■ **ABOUT THIS TASK**: For every line in the material, print that line exactly.

■ **DATA FOR THIS EXERCISE**:
::::::::::
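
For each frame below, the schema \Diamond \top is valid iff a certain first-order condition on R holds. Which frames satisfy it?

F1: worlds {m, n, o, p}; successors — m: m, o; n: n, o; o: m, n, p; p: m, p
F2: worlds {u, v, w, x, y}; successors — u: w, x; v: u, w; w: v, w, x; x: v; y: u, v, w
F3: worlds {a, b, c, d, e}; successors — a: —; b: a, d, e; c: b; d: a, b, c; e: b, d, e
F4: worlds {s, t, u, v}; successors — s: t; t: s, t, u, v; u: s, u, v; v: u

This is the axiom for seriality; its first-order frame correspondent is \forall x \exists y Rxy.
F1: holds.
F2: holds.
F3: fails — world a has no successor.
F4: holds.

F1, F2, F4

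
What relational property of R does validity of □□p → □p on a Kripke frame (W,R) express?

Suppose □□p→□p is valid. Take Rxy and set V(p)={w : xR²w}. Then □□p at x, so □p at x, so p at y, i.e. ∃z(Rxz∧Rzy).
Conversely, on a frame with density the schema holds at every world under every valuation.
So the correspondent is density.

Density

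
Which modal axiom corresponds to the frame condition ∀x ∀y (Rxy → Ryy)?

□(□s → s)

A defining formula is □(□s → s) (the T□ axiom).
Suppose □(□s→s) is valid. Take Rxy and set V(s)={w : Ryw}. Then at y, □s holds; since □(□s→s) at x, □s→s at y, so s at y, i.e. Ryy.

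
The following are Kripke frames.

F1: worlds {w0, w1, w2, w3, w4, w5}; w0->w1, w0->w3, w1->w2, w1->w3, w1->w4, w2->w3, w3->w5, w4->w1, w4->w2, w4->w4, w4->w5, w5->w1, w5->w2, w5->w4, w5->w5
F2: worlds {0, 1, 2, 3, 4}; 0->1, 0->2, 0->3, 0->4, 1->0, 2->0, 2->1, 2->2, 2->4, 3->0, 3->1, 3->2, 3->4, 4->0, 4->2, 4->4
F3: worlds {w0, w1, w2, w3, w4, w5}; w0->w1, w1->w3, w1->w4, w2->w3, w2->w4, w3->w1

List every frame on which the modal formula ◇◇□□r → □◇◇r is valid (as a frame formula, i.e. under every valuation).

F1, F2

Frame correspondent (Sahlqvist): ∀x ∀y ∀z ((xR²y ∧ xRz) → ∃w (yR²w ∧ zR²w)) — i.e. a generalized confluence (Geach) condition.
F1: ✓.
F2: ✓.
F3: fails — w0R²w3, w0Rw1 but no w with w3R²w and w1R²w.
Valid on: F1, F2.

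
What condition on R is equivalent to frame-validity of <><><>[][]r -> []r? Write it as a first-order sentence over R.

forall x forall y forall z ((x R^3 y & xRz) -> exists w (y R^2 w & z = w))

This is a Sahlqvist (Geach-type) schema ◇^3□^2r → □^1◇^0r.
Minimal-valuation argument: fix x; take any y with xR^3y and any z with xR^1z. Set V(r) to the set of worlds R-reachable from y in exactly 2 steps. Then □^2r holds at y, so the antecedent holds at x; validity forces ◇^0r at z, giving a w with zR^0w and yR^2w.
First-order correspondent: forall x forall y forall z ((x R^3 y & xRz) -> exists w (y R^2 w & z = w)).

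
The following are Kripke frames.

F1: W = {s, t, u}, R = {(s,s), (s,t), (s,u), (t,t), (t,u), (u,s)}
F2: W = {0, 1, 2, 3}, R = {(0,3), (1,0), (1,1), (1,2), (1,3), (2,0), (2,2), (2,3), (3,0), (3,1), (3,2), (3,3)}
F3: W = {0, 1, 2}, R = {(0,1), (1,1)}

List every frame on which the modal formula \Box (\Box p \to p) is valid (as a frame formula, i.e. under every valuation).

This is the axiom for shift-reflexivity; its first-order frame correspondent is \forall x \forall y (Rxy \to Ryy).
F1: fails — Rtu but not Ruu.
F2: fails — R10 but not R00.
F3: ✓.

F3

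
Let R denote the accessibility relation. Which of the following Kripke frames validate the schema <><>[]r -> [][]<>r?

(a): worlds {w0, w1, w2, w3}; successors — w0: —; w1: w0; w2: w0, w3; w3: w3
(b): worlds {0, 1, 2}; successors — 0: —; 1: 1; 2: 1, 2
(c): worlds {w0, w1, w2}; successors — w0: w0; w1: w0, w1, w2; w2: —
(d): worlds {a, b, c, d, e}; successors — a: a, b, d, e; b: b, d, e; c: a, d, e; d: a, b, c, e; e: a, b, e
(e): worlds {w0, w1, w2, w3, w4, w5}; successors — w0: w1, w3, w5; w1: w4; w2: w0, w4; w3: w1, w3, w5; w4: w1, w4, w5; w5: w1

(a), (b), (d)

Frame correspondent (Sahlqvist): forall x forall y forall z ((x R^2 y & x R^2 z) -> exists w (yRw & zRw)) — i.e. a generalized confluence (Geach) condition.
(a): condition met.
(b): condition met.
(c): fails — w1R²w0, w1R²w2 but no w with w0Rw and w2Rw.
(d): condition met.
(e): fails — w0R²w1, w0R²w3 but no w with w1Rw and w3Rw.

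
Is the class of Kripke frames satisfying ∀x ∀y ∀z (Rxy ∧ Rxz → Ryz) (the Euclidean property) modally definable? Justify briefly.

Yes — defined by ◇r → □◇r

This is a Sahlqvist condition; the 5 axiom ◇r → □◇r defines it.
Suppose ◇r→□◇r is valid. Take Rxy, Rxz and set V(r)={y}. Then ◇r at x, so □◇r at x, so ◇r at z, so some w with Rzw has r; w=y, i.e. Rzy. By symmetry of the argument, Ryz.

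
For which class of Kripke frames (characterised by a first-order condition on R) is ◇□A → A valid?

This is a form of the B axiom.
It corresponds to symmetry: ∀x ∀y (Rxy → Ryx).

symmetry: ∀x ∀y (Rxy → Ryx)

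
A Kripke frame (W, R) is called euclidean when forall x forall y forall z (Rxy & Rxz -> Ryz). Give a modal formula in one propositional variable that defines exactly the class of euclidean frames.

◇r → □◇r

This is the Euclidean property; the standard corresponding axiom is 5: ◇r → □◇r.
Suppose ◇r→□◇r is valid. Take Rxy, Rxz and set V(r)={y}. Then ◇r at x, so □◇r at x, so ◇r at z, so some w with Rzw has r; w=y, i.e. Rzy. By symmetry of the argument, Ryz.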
::::::::::
■ **SOLUTION**:
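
For each frame below, the schema \Diamond \top is valid iff a certain first-order condition on R holds. Which frames satisfy it?

F1: worlds {m, n, o, p}; successors — m: m, o; n: n, o; o: m, n, p; p: m, p
F2: worlds {u, v, w, x, y}; successors — u: w, x; v: u, w; w: v, w, x; x: v; y: u, v, w
F3: worlds {a, b, c, d, e}; successors — a: —; b: a, d, e; c: b; d: a, b, c; e: b, d, e
F4: worlds {s, t, u, v}; successors — s: t; t: s, t, u, v; u: s, u, v; v: u

This is the axiom for seriality; its first-order frame correspondent is \forall x \exists y Rxy.
F1: holds.
F2: holds.
F3: fails — world a has no successor.
F4: holds.

F1, F2, F4

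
What relational property of R does validity of □□p → □p on a Kripke frame (W,R) express?

Suppose □□p→□p is valid. Take Rxy and set V(p)={w : xR²w}. Then □□p at x, so □p at x, so p at y, i.e. ∃z(Rxz∧Rzy).
Conversely, on a frame with density the schema holds at every world under every valuation.
So the correspondent is density.

Density

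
Which modal axiom corresponds to the frame condition ∀x ∀y (Rxy → Ryy)?

□(□s → s)

A defining formula is □(□s → s) (the T□ axiom).
Suppose □(□s→s) is valid. Take Rxy and set V(s)={w : Ryw}. Then at y, □s holds; since □(□s→s) at x, □s→s at y, so s at y, i.e. Ryy.

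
The following are Kripke frames.

F1: worlds {w0, w1, w2, w3, w4, w5}; w0->w1, w0->w3, w1->w2, w1->w3, w1->w4, w2->w3, w3->w5, w4->w1, w4->w2, w4->w4, w4->w5, w5->w1, w5->w2, w5->w4, w5->w5
F2: worlds {0, 1, 2, 3, 4}; 0->1, 0->2, 0->3, 0->4, 1->0, 2->0, 2->1, 2->2, 2->4, 3->0, 3->1, 3->2, 3->4, 4->0, 4->2, 4->4
F3: worlds {w0, w1, w2, w3, w4, w5}; w0->w1, w1->w3, w1->w4, w2->w3, w2->w4, w3->w1

List every frame on which the modal formula ◇◇□□r → □◇◇r is valid (as a frame formula, i.e. under every valuation).

F1, F2

Frame correspondent (Sahlqvist): ∀x ∀y ∀z ((xR²y ∧ xRz) → ∃w (yR²w ∧ zR²w)) — i.e. a generalized confluence (Geach) condition.
F1: ✓.
F2: ✓.
F3: fails — w0R²w3, w0Rw1 but no w with w3R²w and w1R²w.
Valid on: F1, F2.

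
What condition on R is equivalent to frame-validity of <><><>[][]r -> []r? Write it as a first-order sentence over R.

forall x forall y forall z ((x R^3 y & xRz) -> exists w (y R^2 w & z = w))

This is a Sahlqvist (Geach-type) schema ◇^3□^2r → □^1◇^0r.
Minimal-valuation argument: fix x; take any y with xR^3y and any z with xR^1z. Set V(r) to the set of worlds R-reachable from y in exactly 2 steps. Then □^2r holds at y, so the antecedent holds at x; validity forces ◇^0r at z, giving a w with zR^0w and yR^2w.
First-order correspondent: forall x forall y forall z ((x R^3 y & xRz) -> exists w (y R^2 w & z = w)).

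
The following are Kripke frames.

F1: W = {s, t, u}, R = {(s,s), (s,t), (s,u), (t,t), (t,u), (u,s)}
F2: W = {0, 1, 2, 3}, R = {(0,3), (1,0), (1,1), (1,2), (1,3), (2,0), (2,2), (2,3), (3,0), (3,1), (3,2), (3,3)}
F3: W = {0, 1, 2}, R = {(0,1), (1,1)}

List every frame on which the modal formula \Box (\Box p \to p) is valid (as a frame formula, i.e. under every valuation).

This is the axiom for shift-reflexivity; its first-order frame correspondent is \forall x \forall y (Rxy \to Ryy).
F1: fails — Rtu but not Ruu.
F2: fails — R10 but not R00.
F3: ✓.

F3

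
Let R denote the accessibility relation. Which of the following Kripke frames validate the schema <><>[]r -> [][]<>r?

(a): worlds {w0, w1, w2, w3}; successors — w0: —; w1: w0; w2: w0, w3; w3: w3
(b): worlds {0, 1, 2}; successors — 0: —; 1: 1; 2: 1, 2
(c): worlds {w0, w1, w2}; successors — w0: w0; w1: w0, w1, w2; w2: —
(d): worlds {a, b, c, d, e}; successors — a: a, b, d, e; b: b, d, e; c: a, d, e; d: a, b, c, e; e: a, b, e
(e): worlds {w0, w1, w2, w3, w4, w5}; successors — w0: w1, w3, w5; w1: w4; w2: w0, w4; w3: w1, w3, w5; w4: w1, w4, w5; w5: w1

(a), (b), (d)

Frame correspondent (Sahlqvist): forall x forall y forall z ((x R^2 y & x R^2 z) -> exists w (yRw & zRw)) — i.e. a generalized confluence (Geach) condition.
(a): condition met.
(b): condition met.
(c): fails — w1R²w0, w1R²w2 but no w with w0Rw and w2Rw.
(d): condition met.
(e): fails — w0R²w1, w0R²w3 but no w with w1Rw and w3Rw.

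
Is the class of Kripke frames satisfying ∀x ∀y ∀z (Rxy ∧ Rxz → Ryz) (the Euclidean property) modally definable? Justify briefly.

Yes — defined by ◇r → □◇r

This is a Sahlqvist condition; the 5 axiom ◇r → □◇r defines it.
Suppose ◇r→□◇r is valid. Take Rxy, Rxz and set V(r)={y}. Then ◇r at x, so □◇r at x, so ◇r at z, so some w with Rzw has r; w=y, i.e. Rzy. By symmetry of the argument, Ryz.

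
For which class of Kripke frames (characterised by a first-order condition on R) is ◇□A → A valid?

This is a form of the B axiom.
It corresponds to symmetry: ∀x ∀y (Rxy → Ryx).

symmetry: ∀x ∀y (Rxy → Ryx)

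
A Kripke frame (W, R) is called euclidean when forall x forall y forall z (Rxy & Rxz -> Ryz). Give a modal formula in one propositional variable that defines exactly the class of euclidean frames.

◇r → □◇r

This is the Euclidean property; the standard corresponding axiom is 5: ◇r → □◇r.
Suppose ◇r→□◇r is valid. Take Rxy, Rxz and set V(r)={y}. Then ◇r at x, so □◇r at x, so ◇r at z, so some w with Rzw has r; w=y, i.e. Rzy. By symmetry of the argument, Ryz.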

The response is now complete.